BEGIN Exercise data

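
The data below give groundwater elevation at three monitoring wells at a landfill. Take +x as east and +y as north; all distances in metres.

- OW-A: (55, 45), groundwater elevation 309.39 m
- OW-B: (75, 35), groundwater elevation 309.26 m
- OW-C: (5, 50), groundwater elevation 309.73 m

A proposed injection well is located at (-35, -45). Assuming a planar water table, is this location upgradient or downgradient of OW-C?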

END Exercise data

#### [Assigned task]
The response should consist of all the entries, reproduced word for word.

#### [Response area]
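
The data below give groundwater elevation at three monitoring wells at a landfill. Take +x as east and +y as north; all distances in metres.

- OW-A: (55, 45), groundwater elevation 309.39 m
- OW-B: (75, 35), groundwater elevation 309.26 m
- OW-C: (5, 50), groundwater elevation 309.73 m

A proposed injection well is located at (-35, -45). Assuming a planar water table, is this location upgradient or downgradient of OW-C?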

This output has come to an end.